In this exercise, the entries below are to be transcribed exactly, line by line.

** Opening SUPPLIED MATERIAL block **

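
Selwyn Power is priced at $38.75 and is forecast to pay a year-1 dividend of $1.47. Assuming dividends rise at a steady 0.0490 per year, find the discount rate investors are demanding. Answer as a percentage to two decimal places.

8.69%

Rearranging the constant-growth DDM: r = D₁/P₀ + g.
r = 1.4700 / 38.75 + 0.049 = 0.03794 + 0.049 = 0.08694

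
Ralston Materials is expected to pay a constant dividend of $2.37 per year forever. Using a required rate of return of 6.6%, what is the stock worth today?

$35.91

Zero-growth DDM (perpetuity): P₀ = D/r = 2.37 / 0.066 = 35.9091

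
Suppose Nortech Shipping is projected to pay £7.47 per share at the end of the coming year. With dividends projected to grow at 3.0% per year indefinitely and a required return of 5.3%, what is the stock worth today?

£324.78

Gordon growth model: P₀ = D₁/(r − g), with D₁ = 7.47 given directly.
P₀ = 7.4700 / (0.053 − 0.03) = 7.4700 / 0.023 = 324.7826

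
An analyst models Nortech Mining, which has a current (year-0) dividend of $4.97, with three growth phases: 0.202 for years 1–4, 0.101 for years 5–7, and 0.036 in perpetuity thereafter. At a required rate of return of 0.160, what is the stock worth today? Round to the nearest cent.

Three-stage DDM. Project D₁…D_7; terminal Gordon value at t=7 with g = 0.036; discount at r = 0.16.
D_1 = 5.9739
D_2 = 7.1807
D_3 = 8.6312
D_4 = 10.3747
D_5 = 11.4225
D_6 = 12.5762
D_7 = 13.8464
TV_7 = 14.3448/(0.16−0.036) = 115.6843
P₀ = Σ Dₜ/(1+r)ᵗ + TV_7/(1+r)^7 = 78.1778

$78.18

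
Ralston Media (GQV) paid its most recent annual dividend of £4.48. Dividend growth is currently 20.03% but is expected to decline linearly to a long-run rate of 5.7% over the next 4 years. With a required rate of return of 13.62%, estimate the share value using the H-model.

H-model: P₀ = D₀[(1+g_L) + H(g_S−g_L)]/(r−g_L), with H = 4/2 = 2.
P₀ = 4.48 × [(1+0.057) + 2×(0.2003−0.057)] / (0.1362−0.057)
   = 4.48 × 1.3436 / 0.0792 = 76.0016

£76.00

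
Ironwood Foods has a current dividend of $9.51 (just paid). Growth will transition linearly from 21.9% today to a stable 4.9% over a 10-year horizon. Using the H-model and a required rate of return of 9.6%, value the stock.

$384.24

H-model: P₀ = D₀[(1+g_L) + H(g_S−g_L)]/(r−g_L), with H = 10/2 = 5.
P₀ = 9.51 × [(1+0.049) + 5×(0.219−0.049)] / (0.096−0.049)
   = 9.51 × 1.8990 / 0.047 = 384.2445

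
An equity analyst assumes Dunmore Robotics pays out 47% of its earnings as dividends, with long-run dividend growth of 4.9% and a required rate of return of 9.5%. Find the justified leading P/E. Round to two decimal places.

10.22

Justified leading P/E = b/(r−g) = 0.47/(0.095−0.049) = 10.2174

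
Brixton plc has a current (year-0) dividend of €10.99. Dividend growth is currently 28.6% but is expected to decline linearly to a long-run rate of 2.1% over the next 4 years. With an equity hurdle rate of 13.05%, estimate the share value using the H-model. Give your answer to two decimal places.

H-model: P₀ = D₀[(1+g_L) + H(g_S−g_L)]/(r−g_L), with H = 4/2 = 2.
P₀ = 10.99 × [(1+0.021) + 2×(0.286−0.021)] / (0.1305−0.021)
   = 10.99 × 1.5510 / 0.1095 = 155.6666

€155.67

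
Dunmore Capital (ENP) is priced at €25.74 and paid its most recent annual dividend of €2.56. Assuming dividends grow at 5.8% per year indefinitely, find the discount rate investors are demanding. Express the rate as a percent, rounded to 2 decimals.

Rearranging the constant-growth DDM: r = D₁/P₀ + g.
D₁ = 2.56 × (1 + 0.058) = 2.7085.
r = 2.7085 / 25.74 + 0.058 = 0.10522 + 0.058 = 0.16322

16.32%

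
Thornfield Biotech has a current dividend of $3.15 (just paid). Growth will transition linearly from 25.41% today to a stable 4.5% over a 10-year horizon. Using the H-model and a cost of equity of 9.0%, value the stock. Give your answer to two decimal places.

H-model: P₀ = D₀[(1+g_L) + H(g_S−g_L)]/(r−g_L), with H = 10/2 = 5.
P₀ = 3.15 × [(1+0.045) + 5×(0.2541−0.045)] / (0.09−0.045)
   = 3.15 × 2.0905 / 0.045 = 146.3350

$146.34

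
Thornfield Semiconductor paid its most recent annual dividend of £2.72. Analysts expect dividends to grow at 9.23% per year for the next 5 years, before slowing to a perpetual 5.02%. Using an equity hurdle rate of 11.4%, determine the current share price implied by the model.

£53.40

Two-stage DDM. Project D₁…D_5 at 0.0923, terminal growth 0.0502, discount at r = 0.114.
D_1 = 2.9711
D_2 = 3.2453
D_3 = 3.5448
D_4 = 3.8720
D_5 = 4.2294
Terminal value at t=5: TV = D_6/(r−g) = 4.4417/(0.114−0.0502) = 69.6193
P₀ = 2.9711/(1+0.114)^1 + 3.2453/(1+0.114)^2 + 3.5448/(1+0.114)^3 + 3.8720/(1+0.114)^4 + 4.2294/(1+0.114)^5 + 69.6193/(1+0.114)^5 = 53.4048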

** Closing SUPPLIED MATERIAL block **

▶ **THE COMPLETED TASK**:
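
Selwyn Power is priced at $38.75 and is forecast to pay a year-1 dividend of $1.47. Assuming dividends rise at a steady 0.0490 per year, find the discount rate investors are demanding. Answer as a percentage to two decimal places.

8.69%

Rearranging the constant-growth DDM: r = D₁/P₀ + g.
r = 1.4700 / 38.75 + 0.049 = 0.03794 + 0.049 = 0.08694

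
Ralston Materials is expected to pay a constant dividend of $2.37 per year forever. Using a required rate of return of 6.6%, what is the stock worth today?

$35.91

Zero-growth DDM (perpetuity): P₀ = D/r = 2.37 / 0.066 = 35.9091

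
Suppose Nortech Shipping is projected to pay £7.47 per share at the end of the coming year. With dividends projected to grow at 3.0% per year indefinitely and a required return of 5.3%, what is the stock worth today?

£324.78

Gordon growth model: P₀ = D₁/(r − g), with D₁ = 7.47 given directly.
P₀ = 7.4700 / (0.053 − 0.03) = 7.4700 / 0.023 = 324.7826

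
An analyst models Nortech Mining, which has a current (year-0) dividend of $4.97, with three growth phases: 0.202 for years 1–4, 0.101 for years 5–7, and 0.036 in perpetuity thereafter. At a required rate of return of 0.160, what is the stock worth today? Round to the nearest cent.

Three-stage DDM. Project D₁…D_7; terminal Gordon value at t=7 with g = 0.036; discount at r = 0.16.
D_1 = 5.9739
D_2 = 7.1807
D_3 = 8.6312
D_4 = 10.3747
D_5 = 11.4225
D_6 = 12.5762
D_7 = 13.8464
TV_7 = 14.3448/(0.16−0.036) = 115.6843
P₀ = Σ Dₜ/(1+r)ᵗ + TV_7/(1+r)^7 = 78.1778

$78.18

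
Ralston Media (GQV) paid its most recent annual dividend of £4.48. Dividend growth is currently 20.03% but is expected to decline linearly to a long-run rate of 5.7% over the next 4 years. With a required rate of return of 13.62%, estimate the share value using the H-model.

H-model: P₀ = D₀[(1+g_L) + H(g_S−g_L)]/(r−g_L), with H = 4/2 = 2.
P₀ = 4.48 × [(1+0.057) + 2×(0.2003−0.057)] / (0.1362−0.057)
   = 4.48 × 1.3436 / 0.0792 = 76.0016

£76.00

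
Ironwood Foods has a current dividend of $9.51 (just paid). Growth will transition linearly from 21.9% today to a stable 4.9% over a 10-year horizon. Using the H-model and a required rate of return of 9.6%, value the stock.

$384.24

H-model: P₀ = D₀[(1+g_L) + H(g_S−g_L)]/(r−g_L), with H = 10/2 = 5.
P₀ = 9.51 × [(1+0.049) + 5×(0.219−0.049)] / (0.096−0.049)
   = 9.51 × 1.8990 / 0.047 = 384.2445

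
An equity analyst assumes Dunmore Robotics pays out 47% of its earnings as dividends, with long-run dividend growth of 4.9% and a required rate of return of 9.5%. Find the justified leading P/E. Round to two decimal places.

10.22

Justified leading P/E = b/(r−g) = 0.47/(0.095−0.049) = 10.2174

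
Brixton plc has a current (year-0) dividend of €10.99. Dividend growth is currently 28.6% but is expected to decline linearly to a long-run rate of 2.1% over the next 4 years. With an equity hurdle rate of 13.05%, estimate the share value using the H-model. Give your answer to two decimal places.

H-model: P₀ = D₀[(1+g_L) + H(g_S−g_L)]/(r−g_L), with H = 4/2 = 2.
P₀ = 10.99 × [(1+0.021) + 2×(0.286−0.021)] / (0.1305−0.021)
   = 10.99 × 1.5510 / 0.1095 = 155.6666

€155.67

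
Dunmore Capital (ENP) is priced at €25.74 and paid its most recent annual dividend of €2.56. Assuming dividends grow at 5.8% per year indefinitely, find the discount rate investors are demanding. Express the rate as a percent, rounded to 2 decimals.

Rearranging the constant-growth DDM: r = D₁/P₀ + g.
D₁ = 2.56 × (1 + 0.058) = 2.7085.
r = 2.7085 / 25.74 + 0.058 = 0.10522 + 0.058 = 0.16322

16.32%

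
Thornfield Biotech has a current dividend of $3.15 (just paid). Growth will transition linearly from 25.41% today to a stable 4.5% over a 10-year horizon. Using the H-model and a cost of equity of 9.0%, value the stock. Give your answer to two decimal places.

H-model: P₀ = D₀[(1+g_L) + H(g_S−g_L)]/(r−g_L), with H = 10/2 = 5.
P₀ = 3.15 × [(1+0.045) + 5×(0.2541−0.045)] / (0.09−0.045)
   = 3.15 × 2.0905 / 0.045 = 146.3350

$146.34

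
Thornfield Semiconductor paid its most recent annual dividend of £2.72. Analysts expect dividends to grow at 9.23% per year for the next 5 years, before slowing to a perpetual 5.02%. Using an equity hurdle rate of 11.4%, determine the current share price implied by the model.

£53.40

Two-stage DDM. Project D₁…D_5 at 0.0923, terminal growth 0.0502, discount at r = 0.114.
D_1 = 2.9711
D_2 = 3.2453
D_3 = 3.5448
D_4 = 3.8720
D_5 = 4.2294
Terminal value at t=5: TV = D_6/(r−g) = 4.4417/(0.114−0.0502) = 69.6193
P₀ = 2.9711/(1+0.114)^1 + 3.2453/(1+0.114)^2 + 3.5448/(1+0.114)^3 + 3.8720/(1+0.114)^4 + 4.2294/(1+0.114)^5 + 69.6193/(1+0.114)^5 = 53.4048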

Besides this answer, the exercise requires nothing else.